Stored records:
Content starts

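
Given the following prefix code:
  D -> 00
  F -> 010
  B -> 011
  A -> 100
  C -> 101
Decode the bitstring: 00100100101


Decoding step by step:
Bits 00 -> D
Bits 100 -> A
Bits 100 -> A
Bits 101 -> C


Decoded message: DAAC


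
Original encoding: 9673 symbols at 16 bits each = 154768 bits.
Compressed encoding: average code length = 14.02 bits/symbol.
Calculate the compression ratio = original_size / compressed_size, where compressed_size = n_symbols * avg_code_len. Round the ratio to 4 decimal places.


original_size = n_symbols * orig_bits = 9673 * 16 = 154768 bits
compressed_size = n_symbols * avg_code_len = 9673 * 14.02 = 135615.46 bits
ratio = original_size / compressed_size = 154768 / 135615.46 = 1.1412

Compression ratio = 1.1412


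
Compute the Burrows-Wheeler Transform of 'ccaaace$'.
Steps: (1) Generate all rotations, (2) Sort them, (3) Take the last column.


Rotations (sorted):
  0: $ccaaace -> last char: e
  1: aaace$cc -> last char: c
  2: aace$cca -> last char: a
  3: ace$ccaa -> last char: a
  4: caaace$c -> last char: c
  5: ccaaace$ -> last char: $
  6: ce$ccaaa -> last char: a
  7: e$ccaaac -> last char: c


BWT = ecaac$ac


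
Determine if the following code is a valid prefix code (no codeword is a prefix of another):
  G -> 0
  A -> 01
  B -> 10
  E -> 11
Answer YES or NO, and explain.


Checking each pair (does one codeword prefix another?):
  G='0' vs A='01': prefix -- VIOLATION

NO -- this is NOT a valid prefix code. G (0) is a prefix of A (01).


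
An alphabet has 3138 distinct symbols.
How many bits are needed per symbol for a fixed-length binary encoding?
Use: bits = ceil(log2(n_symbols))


log2(3138) = 11.6156
Bracket: 2^11 = 2048 < 3138 <= 2^12 = 4096
So ceil(log2(3138)) = 12

bits = ceil(log2(3138)) = ceil(11.6156) = 12 bits


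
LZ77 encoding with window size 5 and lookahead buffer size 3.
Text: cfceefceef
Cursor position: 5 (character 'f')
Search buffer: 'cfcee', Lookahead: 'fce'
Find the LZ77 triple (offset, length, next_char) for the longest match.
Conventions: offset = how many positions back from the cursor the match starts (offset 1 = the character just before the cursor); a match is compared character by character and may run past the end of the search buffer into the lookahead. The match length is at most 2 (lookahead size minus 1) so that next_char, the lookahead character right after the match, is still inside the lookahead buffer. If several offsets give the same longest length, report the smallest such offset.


Try each offset into the search buffer:
  offset=1 (pos 4, char 'e'): match length 0
  offset=2 (pos 3, char 'e'): match length 0
  offset=3 (pos 2, char 'c'): match length 0
  offset=4 (pos 1, char 'f'): match length 2
  offset=5 (pos 0, char 'c'): match length 0
Longest match has length 2 at offset 4.
next_char = character at position 5 + 2 = 7 -> 'e'

Best match: offset=4, length=2 (matching 'fc' starting at position 1)
LZ77 triple: (4, 2, 'e')


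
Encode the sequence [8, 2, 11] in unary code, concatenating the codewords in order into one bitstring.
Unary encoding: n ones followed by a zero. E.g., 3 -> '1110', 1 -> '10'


Encode each number as n ones followed by a terminating 0:
  8 -> 111111110 (9 bits)
  2 -> 110 (3 bits)
  11 -> 111111111110 (12 bits)
Total length = 9 + 3 + 12 = 24 bits.

Unary([8, 2, 11]) = 111111110110111111111110 (24 bits)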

Content ends

* What you are asked to do *
Every record above needs to be returned in full, exactly.

* Reply to the task *
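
Given the following prefix code:
  D -> 00
  F -> 010
  B -> 011
  A -> 100
  C -> 101
Decode the bitstring: 00100100101


Decoding step by step:
Bits 00 -> D
Bits 100 -> A
Bits 100 -> A
Bits 101 -> C


Decoded message: DAAC


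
Original encoding: 9673 symbols at 16 bits each = 154768 bits.
Compressed encoding: average code length = 14.02 bits/symbol.
Calculate the compression ratio = original_size / compressed_size, where compressed_size = n_symbols * avg_code_len. Round the ratio to 4 decimal places.


original_size = n_symbols * orig_bits = 9673 * 16 = 154768 bits
compressed_size = n_symbols * avg_code_len = 9673 * 14.02 = 135615.46 bits
ratio = original_size / compressed_size = 154768 / 135615.46 = 1.1412

Compression ratio = 1.1412


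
Compute the Burrows-Wheeler Transform of 'ccaaace$'.
Steps: (1) Generate all rotations, (2) Sort them, (3) Take the last column.


Rotations (sorted):
  0: $ccaaace -> last char: e
  1: aaace$cc -> last char: c
  2: aace$cca -> last char: a
  3: ace$ccaa -> last char: a
  4: caaace$c -> last char: c
  5: ccaaace$ -> last char: $
  6: ce$ccaaa -> last char: a
  7: e$ccaaac -> last char: c


BWT = ecaac$ac


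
Determine if the following code is a valid prefix code (no codeword is a prefix of another):
  G -> 0
  A -> 01
  B -> 10
  E -> 11
Answer YES or NO, and explain.


Checking each pair (does one codeword prefix another?):
  G='0' vs A='01': prefix -- VIOLATION

NO -- this is NOT a valid prefix code. G (0) is a prefix of A (01).


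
An alphabet has 3138 distinct symbols.
How many bits are needed per symbol for a fixed-length binary encoding?
Use: bits = ceil(log2(n_symbols))


log2(3138) = 11.6156
Bracket: 2^11 = 2048 < 3138 <= 2^12 = 4096
So ceil(log2(3138)) = 12

bits = ceil(log2(3138)) = ceil(11.6156) = 12 bits


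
LZ77 encoding with window size 5 and lookahead buffer size 3.
Text: cfceefceef
Cursor position: 5 (character 'f')
Search buffer: 'cfcee', Lookahead: 'fce'
Find the LZ77 triple (offset, length, next_char) for the longest match.
Conventions: offset = how many positions back from the cursor the match starts (offset 1 = the character just before the cursor); a match is compared character by character and may run past the end of the search buffer into the lookahead. The match length is at most 2 (lookahead size minus 1) so that next_char, the lookahead character right after the match, is still inside the lookahead buffer. If several offsets give the same longest length, report the smallest such offset.


Try each offset into the search buffer:
  offset=1 (pos 4, char 'e'): match length 0
  offset=2 (pos 3, char 'e'): match length 0
  offset=3 (pos 2, char 'c'): match length 0
  offset=4 (pos 1, char 'f'): match length 2
  offset=5 (pos 0, char 'c'): match length 0
Longest match has length 2 at offset 4.
next_char = character at position 5 + 2 = 7 -> 'e'

Best match: offset=4, length=2 (matching 'fc' starting at position 1)
LZ77 triple: (4, 2, 'e')


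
Encode the sequence [8, 2, 11] in unary code, concatenating the codewords in order into one bitstring.
Unary encoding: n ones followed by a zero. E.g., 3 -> '1110', 1 -> '10'


Encode each number as n ones followed by a terminating 0:
  8 -> 111111110 (9 bits)
  2 -> 110 (3 bits)
  11 -> 111111111110 (12 bits)
Total length = 9 + 3 + 12 = 24 bits.

Unary([8, 2, 11]) = 111111110110111111111110 (24 bits)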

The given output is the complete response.